── Input for this task

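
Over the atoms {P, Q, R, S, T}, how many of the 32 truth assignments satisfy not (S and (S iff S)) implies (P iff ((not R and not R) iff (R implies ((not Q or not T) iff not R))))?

Initial set: {(not (S and (S iff S)) implies (P iff ((not R and not R) iff (R implies ((not Q or not T) iff not R)))))}.
(not (S and (S iff S)) implies (P iff ((not R and not R) iff (R implies ((not Q or not T) iff not R))))): β-rule — branch into not not (S and (S iff S))  //  (P iff ((not R and not R) iff (R implies ((not Q or not T) iff not R)))).
  branch 1 (add not not (S and (S iff S))):
    not not (S and (S iff S)): α-rule — add S, (S iff S).
    (S iff S): β-rule — branch into S, S  //  not S, not S.
      branch 1.1 (add S, S):
        ○ open, literals {S=true}.
      branch 1.2 (add not S, not S):
        × closes — contains both S and not S.
  branch 2 (add (P iff ((not R and not R) iff (R implies ((not Q or not T) iff not R))))):
    (P iff ((not R and not R) iff (R implies ((not Q or not T) iff not R)))): β-rule — branch into P, ((not R and not R) iff (R implies ((not Q or not T) iff not R)))  //  not P, not ((not R and not R) iff (R implies ((not Q or not T) iff not R))).
      branch 2.1 (add P, ((not R and not R) iff (R implies ((not Q or not T) iff not R)))):
        ((not R and not R) iff (R implies ((not Q or not T) iff not R))): β-rule — branch into (not R and not R), (R implies ((not Q or not T) iff not R))  //  not (not R and not R), not (R implies ((not Q or not T) iff not R)).
          branch 2.1.1 (add (not R and not R), (R implies ((not Q or not T) iff not R))):
            (not R and not R): α-rule — add not R, not R.
            (R implies ((not Q or not T) iff not R)): β-rule — branch into not R  //  ((not Q or not T) iff not R).
              branch 2.1.1.1 (add not R):
                ○ open, literals {P=true, R=false}.
              branch 2.1.1.2 (add ((not Q or not T) iff not R)):
                ((not Q or not T) iff not R): β-rule — branch into (not Q or not T), not R  //  not (not Q or not T), not not R.
                  branch 2.1.1.2.1 (add (not Q or not T), not R):
                    (not Q or not T): β-rule — branch into not Q  //  not T.
                      branch 2.1.1.2.1.1 (add not Q):
                        ○ open, literals {P=true, Q=false, R=false}.
                      branch 2.1.1.2.1.2 (add not T):
                        ○ open, literals {P=true, R=false, T=false}.
                  branch 2.1.1.2.2 (add not (not Q or not T), not not R):
                    × closes — contains both R and not R.
          branch 2.1.2 (add not (not R and not R), not (R implies ((not Q or not T) iff not R))):
            not (R implies ((not Q or not T) iff not R)): α-rule — add R, not ((not Q or not T) iff not R).
            not (not R and not R): β-rule — branch into not not R  //  not not R.
              branch 2.1.2.1 (add not not R):
                not ((not Q or not T) iff not R): β-rule — branch into (not Q or not T), not not R  //  not (not Q or not T), not R.
                  branch 2.1.2.1.1 (add (not Q or not T), not not R):
                    (not Q or not T): β-rule — branch into not Q  //  not T.
                      branch 2.1.2.1.1.1 (add not Q):
                        ○ open, literals {P=true, Q=false, R=true}.
                      branch 2.1.2.1.1.2 (add not T):
                        ○ open, literals {P=true, R=true, T=false}.
                  branch 2.1.2.1.2 (add not (not Q or not T), not R):
                    × closes — contains both R and not R.
              branch 2.1.2.2 (add not not R):
                not ((not Q or not T) iff not R): β-rule — branch into (not Q or not T), not not R  //  not (not Q or not T), not R.
                  branch 2.1.2.2.1 (add (not Q or not T), not not R):
                    (not Q or not T): β-rule — branch into not Q  //  not T.
                      branch 2.1.2.2.1.1 (add not Q):
                        ○ open, literals {P=true, Q=false, R=true}.
                      branch 2.1.2.2.1.2 (add not T):
                        ○ open, literals {P=true, R=true, T=false}.
                  branch 2.1.2.2.2 (add not (not Q or not T), not R):
                    × closes — contains both R and not R.
      branch 2.2 (add not P, not ((not R and not R) iff (R implies ((not Q or not T) iff not R)))):
        not ((not R and not R) iff (R implies ((not Q or not T) iff not R))): β-rule — branch into (not R and not R), not (R implies ((not Q or not T) iff not R))  //  not (not R and not R), (R implies ((not Q or not T) iff not R)).
          branch 2.2.1 (add (not R and not R), not (R implies ((not Q or not T) iff not R))):
            (not R and not R): α-rule — add not R, not R.
            not (R implies ((not Q or not T) iff not R)): α-rule — add R, not ((not Q or not T) iff not R).
            × closes — contains both R and not R.
          branch 2.2.2 (add not (not R and not R), (R implies ((not Q or not T) iff not R))):
            not (not R and not R): β-rule — branch into not not R  //  not not R.
              branch 2.2.2.1 (add not not R):
                (R implies ((not Q or not T) iff not R)): β-rule — branch into not R  //  ((not Q or not T) iff not R).
                  branch 2.2.2.1.1 (add not R):
                    × closes — contains both R and not R.
                  branch 2.2.2.1.2 (add ((not Q or not T) iff not R)):
                    ((not Q or not T) iff not R): β-rule — branch into (not Q or not T), not R  //  not (not Q or not T), not not R.
                      branch 2.2.2.1.2.1 (add (not Q or not T), not R):
                        × closes — contains both R and not R.
                      branch 2.2.2.1.2.2 (add not (not Q or not T), not not R):
                        not (not Q or not T): α-rule — add not not Q, not not T.
                        ○ open, literals {P=false, Q=true, R=true, T=true}.
              branch 2.2.2.2 (add not not R):
                (R implies ((not Q or not T) iff not R)): β-rule — branch into not R  //  ((not Q or not T) iff not R).
                  branch 2.2.2.2.1 (add not R):
                    × closes — contains both R and not R.
                  branch 2.2.2.2.2 (add ((not Q or not T) iff not R)):
                    ((not Q or not T) iff not R): β-rule — branch into (not Q or not T), not R  //  not (not Q or not T), not not R.
                      branch 2.2.2.2.2.1 (add (not Q or not T), not R):
                        × closes — contains both R and not R.
                      branch 2.2.2.2.2.2 (add not (not Q or not T), not not R):
                        not (not Q or not T): α-rule — add not not Q, not not T.
                        ○ open, literals {P=false, Q=true, R=true, T=true}.
9 branches closed, 10 open.
Each open branch fixes some atoms; the unmentioned ones are free. Counting distinct full assignments: branch {S=true} (P, Q, R, T) contributes 16 new; branch {P=true, R=false} (Q, S, T) contributes 4 new; branch {P=true, Q=false, R=false} (S, T) contributes 0 new; branch {P=true, R=false, T=false} (Q, S) contributes 0 new; branch {P=true, Q=false, R=true} (S, T) contributes 2 new; branch {P=true, R=true, T=false} (Q, S) contributes 1 new; branch {P=true, Q=false, R=true} (S, T) contributes 0 new; branch {P=true, R=true, T=false} (Q, S) contributes 0 new; branch {P=false, Q=true, R=true, T=true} (S) contributes 1 new; branch {P=false, Q=true, R=true, T=true} (S) contributes 0 new. Total: 24.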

────

- **What the exercise asks**
Among the records, find all lines that include the string "literals" and return them.

- **Answer to the exercise**
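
        ○ open, literals {S=true}.
                ○ open, literals {P=true, R=false}.
                        ○ open, literals {P=true, Q=false, R=false}.
                        ○ open, literals {P=true, R=false, T=false}.
                        ○ open, literals {P=true, Q=false, R=true}.
                        ○ open, literals {P=true, R=true, T=false}.
                        ○ open, literals {P=true, Q=false, R=true}.
                        ○ open, literals {P=true, R=true, T=false}.
                        ○ open, literals {P=false, Q=true, R=true, T=true}.
                        ○ open, literals {P=false, Q=true, R=true, T=true}.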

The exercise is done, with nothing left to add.